▼▼▼
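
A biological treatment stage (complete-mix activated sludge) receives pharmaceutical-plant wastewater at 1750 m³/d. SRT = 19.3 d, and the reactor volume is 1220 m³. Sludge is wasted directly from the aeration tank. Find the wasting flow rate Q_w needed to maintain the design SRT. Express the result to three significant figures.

Q_w ≈ 63.2 m³/d

For wasting at MLVSS concentration, Q_w = V/θ_c = 1220/19.3 = 63.21 m³/d.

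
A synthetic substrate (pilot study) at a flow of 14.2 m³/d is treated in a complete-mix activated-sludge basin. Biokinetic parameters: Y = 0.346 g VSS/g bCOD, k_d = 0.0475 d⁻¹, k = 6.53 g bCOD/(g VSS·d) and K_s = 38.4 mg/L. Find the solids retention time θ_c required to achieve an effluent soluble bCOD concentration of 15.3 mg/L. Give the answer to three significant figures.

θ_c ≈ 1.68 d

At the target effluent, Y k S/(K_s+S) = 0.346×6.53×15.3/53.70 = 0.6437 d⁻¹.
Then 1/θ_c = μ − k_d = 0.6437 − 0.0475 = 0.5962 d⁻¹, giving θ_c = 1.677 d.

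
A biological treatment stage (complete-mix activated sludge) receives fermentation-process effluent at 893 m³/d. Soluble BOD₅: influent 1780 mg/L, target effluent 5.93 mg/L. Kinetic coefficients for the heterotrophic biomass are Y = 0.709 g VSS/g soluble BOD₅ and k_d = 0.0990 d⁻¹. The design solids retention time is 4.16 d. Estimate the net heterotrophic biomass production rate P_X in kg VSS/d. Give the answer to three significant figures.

P_X ≈ 796 kg VSS/d

Observed yield with endogenous decay: Y_obs = Y / (1 + k_d·θ_c) = 0.709 / (1 + 0.0990 × 4.16) = 0.709 / 1.412 = 0.5022 g VSS/g soluble BOD₅.
Q·(S₀ − S) = 893 × (1780 − 5.93) × 10⁻³ = 1584 kg/d removed.
P_X = Y_obs · Q(S₀ − S) = 0.5022 × 1584 = 795.6 kg VSS/d.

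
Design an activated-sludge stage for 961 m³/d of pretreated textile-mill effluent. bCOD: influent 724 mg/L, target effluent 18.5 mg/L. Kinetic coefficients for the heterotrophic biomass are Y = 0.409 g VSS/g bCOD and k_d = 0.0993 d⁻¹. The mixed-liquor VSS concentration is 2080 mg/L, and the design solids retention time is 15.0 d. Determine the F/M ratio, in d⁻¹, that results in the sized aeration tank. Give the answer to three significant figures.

F/M ≈ 0.416 d⁻¹

Steady-state biomass mass balance: V·X·(1 + k_d·θ_c) = Y·Q·(S₀ − S)·θ_c, so V = 0.409 × 961 × (724 − 18.5) × 15.0 / [2080 × (1 + 0.0993 × 15.0)] = 4.16×10^6 / 5178 = 803.3 m³.
F/M = Q·S₀ / (V·X) = 961 × 724 / (803.3 × 2080) = 0.4164 g bCOD·(g VSS·d)⁻¹.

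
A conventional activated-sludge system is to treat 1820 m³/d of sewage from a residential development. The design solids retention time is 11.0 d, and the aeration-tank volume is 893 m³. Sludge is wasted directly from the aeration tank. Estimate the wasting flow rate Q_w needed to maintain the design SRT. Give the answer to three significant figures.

For wasting at MLVSS concentration, Q_w = V/θ_c = 893.0/11.0 = 81.18 m³/d.

Q_w ≈ 81.2 m³/d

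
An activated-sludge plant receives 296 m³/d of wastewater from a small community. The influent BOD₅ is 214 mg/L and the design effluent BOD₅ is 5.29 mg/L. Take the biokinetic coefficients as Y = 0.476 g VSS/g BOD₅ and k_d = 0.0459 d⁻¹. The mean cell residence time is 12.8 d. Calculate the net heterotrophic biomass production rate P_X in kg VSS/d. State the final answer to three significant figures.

P_X ≈ 18.5 kg VSS/d

Observed yield with endogenous decay: Y_obs = Y / (1 + k_d·θ_c) = 0.476 / (1 + 0.0459 × 12.8) = 0.476 / 1.588 = 0.2998 g VSS/g BOD₅.
Q·(S₀ − S) = 296 × (214 − 5.29) × 10⁻³ = 61.78 kg/d removed.
Net biomass production P_X = Y_obs × Q·(S₀ − S) = 0.2998 × 61.78 = 18.52 kg VSS/d.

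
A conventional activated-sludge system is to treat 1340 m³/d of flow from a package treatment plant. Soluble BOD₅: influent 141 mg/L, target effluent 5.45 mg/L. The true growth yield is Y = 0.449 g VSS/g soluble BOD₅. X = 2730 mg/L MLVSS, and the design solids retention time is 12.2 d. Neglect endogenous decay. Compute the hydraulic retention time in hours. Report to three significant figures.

V·X = Y·Q·ΔS·θ_c gives V = 0.449 × 1340 × (141 − 5.45) × 12.2 / 2730 = 364.5 m³.
HRT = V/Q = 364.5 m³ / 1340 m³·d⁻¹ = 0.2720 d × 24 = 6.528 h.

τ ≈ 6.53 h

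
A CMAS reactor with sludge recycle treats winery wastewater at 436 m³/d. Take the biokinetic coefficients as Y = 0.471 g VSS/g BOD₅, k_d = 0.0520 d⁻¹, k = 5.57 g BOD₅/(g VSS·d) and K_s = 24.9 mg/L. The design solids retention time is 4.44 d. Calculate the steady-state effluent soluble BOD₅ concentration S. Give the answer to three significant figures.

S ≈ 2.94 mg/L

From the Monod/SRT balance for a CMAS, S = K_s·(1+k_d θ_c)/[θ_c·(Y k − k_d) − 1] = 24.9 × (1 + 0.0520 × 4.44) / [4.44 × (0.471 × 5.57 − 0.0520) − 1] = 30.65 / 10.42 = 2.942 mg/L.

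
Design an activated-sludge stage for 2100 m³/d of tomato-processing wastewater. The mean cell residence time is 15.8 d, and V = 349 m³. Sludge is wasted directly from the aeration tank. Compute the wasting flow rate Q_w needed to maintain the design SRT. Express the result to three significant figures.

Q_w ≈ 22.1 m³/d

Wasting from the aeration tank: Q_w = V / θ_c = 349.0 / 15.8 = 22.09 m³/d.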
▲▲▲
What you need to do> Please print all the data again exactly as given.

Worked solution>
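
A biological treatment stage (complete-mix activated sludge) receives pharmaceutical-plant wastewater at 1750 m³/d. SRT = 19.3 d, and the reactor volume is 1220 m³. Sludge is wasted directly from the aeration tank. Find the wasting flow rate Q_w needed to maintain the design SRT. Express the result to three significant figures.

Q_w ≈ 63.2 m³/d

For wasting at MLVSS concentration, Q_w = V/θ_c = 1220/19.3 = 63.21 m³/d.

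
A synthetic substrate (pilot study) at a flow of 14.2 m³/d is treated in a complete-mix activated-sludge basin. Biokinetic parameters: Y = 0.346 g VSS/g bCOD, k_d = 0.0475 d⁻¹, k = 6.53 g bCOD/(g VSS·d) and K_s = 38.4 mg/L. Find the solids retention time θ_c required to achieve an effluent soluble bCOD concentration of 15.3 mg/L. Give the answer to three significant figures.

θ_c ≈ 1.68 d

At the target effluent, Y k S/(K_s+S) = 0.346×6.53×15.3/53.70 = 0.6437 d⁻¹.
Then 1/θ_c = μ − k_d = 0.6437 − 0.0475 = 0.5962 d⁻¹, giving θ_c = 1.677 d.

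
A biological treatment stage (complete-mix activated sludge) receives fermentation-process effluent at 893 m³/d. Soluble BOD₅: influent 1780 mg/L, target effluent 5.93 mg/L. Kinetic coefficients for the heterotrophic biomass are Y = 0.709 g VSS/g soluble BOD₅ and k_d = 0.0990 d⁻¹. The design solids retention time is 4.16 d. Estimate the net heterotrophic biomass production rate P_X in kg VSS/d. Give the answer to three significant figures.

P_X ≈ 796 kg VSS/d

Observed yield with endogenous decay: Y_obs = Y / (1 + k_d·θ_c) = 0.709 / (1 + 0.0990 × 4.16) = 0.709 / 1.412 = 0.5022 g VSS/g soluble BOD₅.
Q·(S₀ − S) = 893 × (1780 − 5.93) × 10⁻³ = 1584 kg/d removed.
P_X = Y_obs · Q(S₀ − S) = 0.5022 × 1584 = 795.6 kg VSS/d.

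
Design an activated-sludge stage for 961 m³/d of pretreated textile-mill effluent. bCOD: influent 724 mg/L, target effluent 18.5 mg/L. Kinetic coefficients for the heterotrophic biomass are Y = 0.409 g VSS/g bCOD and k_d = 0.0993 d⁻¹. The mixed-liquor VSS concentration is 2080 mg/L, and the design solids retention time is 15.0 d. Determine the F/M ratio, in d⁻¹, that results in the sized aeration tank. Give the answer to three significant figures.

F/M ≈ 0.416 d⁻¹

Steady-state biomass mass balance: V·X·(1 + k_d·θ_c) = Y·Q·(S₀ − S)·θ_c, so V = 0.409 × 961 × (724 − 18.5) × 15.0 / [2080 × (1 + 0.0993 × 15.0)] = 4.16×10^6 / 5178 = 803.3 m³.
F/M = Q·S₀ / (V·X) = 961 × 724 / (803.3 × 2080) = 0.4164 g bCOD·(g VSS·d)⁻¹.

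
A conventional activated-sludge system is to treat 1820 m³/d of sewage from a residential development. The design solids retention time is 11.0 d, and the aeration-tank volume is 893 m³. Sludge is wasted directly from the aeration tank. Estimate the wasting flow rate Q_w needed to maintain the design SRT. Give the answer to three significant figures.

For wasting at MLVSS concentration, Q_w = V/θ_c = 893.0/11.0 = 81.18 m³/d.

Q_w ≈ 81.2 m³/d

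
An activated-sludge plant receives 296 m³/d of wastewater from a small community. The influent BOD₅ is 214 mg/L and the design effluent BOD₅ is 5.29 mg/L. Take the biokinetic coefficients as Y = 0.476 g VSS/g BOD₅ and k_d = 0.0459 d⁻¹. The mean cell residence time is 12.8 d. Calculate the net heterotrophic biomass production rate P_X in kg VSS/d. State the final answer to three significant figures.

P_X ≈ 18.5 kg VSS/d

Observed yield with endogenous decay: Y_obs = Y / (1 + k_d·θ_c) = 0.476 / (1 + 0.0459 × 12.8) = 0.476 / 1.588 = 0.2998 g VSS/g BOD₅.
Q·(S₀ − S) = 296 × (214 − 5.29) × 10⁻³ = 61.78 kg/d removed.
Net biomass production P_X = Y_obs × Q·(S₀ − S) = 0.2998 × 61.78 = 18.52 kg VSS/d.

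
A conventional activated-sludge system is to treat 1340 m³/d of flow from a package treatment plant. Soluble BOD₅: influent 141 mg/L, target effluent 5.45 mg/L. The true growth yield is Y = 0.449 g VSS/g soluble BOD₅. X = 2730 mg/L MLVSS, and the design solids retention time is 12.2 d. Neglect endogenous decay. Compute the hydraulic retention time in hours. Report to three significant figures.

V·X = Y·Q·ΔS·θ_c gives V = 0.449 × 1340 × (141 − 5.45) × 12.2 / 2730 = 364.5 m³.
HRT = V/Q = 364.5 m³ / 1340 m³·d⁻¹ = 0.2720 d × 24 = 6.528 h.

τ ≈ 6.53 h

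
A CMAS reactor with sludge recycle treats winery wastewater at 436 m³/d. Take the biokinetic coefficients as Y = 0.471 g VSS/g BOD₅, k_d = 0.0520 d⁻¹, k = 5.57 g BOD₅/(g VSS·d) and K_s = 24.9 mg/L. The design solids retention time is 4.44 d. Calculate the steady-state effluent soluble BOD₅ concentration S. Give the answer to three significant figures.

S ≈ 2.94 mg/L

From the Monod/SRT balance for a CMAS, S = K_s·(1+k_d θ_c)/[θ_c·(Y k − k_d) − 1] = 24.9 × (1 + 0.0520 × 4.44) / [4.44 × (0.471 × 5.57 − 0.0520) − 1] = 30.65 / 10.42 = 2.942 mg/L.

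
Design an activated-sludge stage for 2100 m³/d of tomato-processing wastewater. The mean cell residence time is 15.8 d, and V = 349 m³. Sludge is wasted directly from the aeration tank. Compute the wasting flow rate Q_w needed to maintain the design SRT. Express the result to three significant figures.

Q_w ≈ 22.1 m³/d

Wasting from the aeration tank: Q_w = V / θ_c = 349.0 / 15.8 = 22.09 m³/d.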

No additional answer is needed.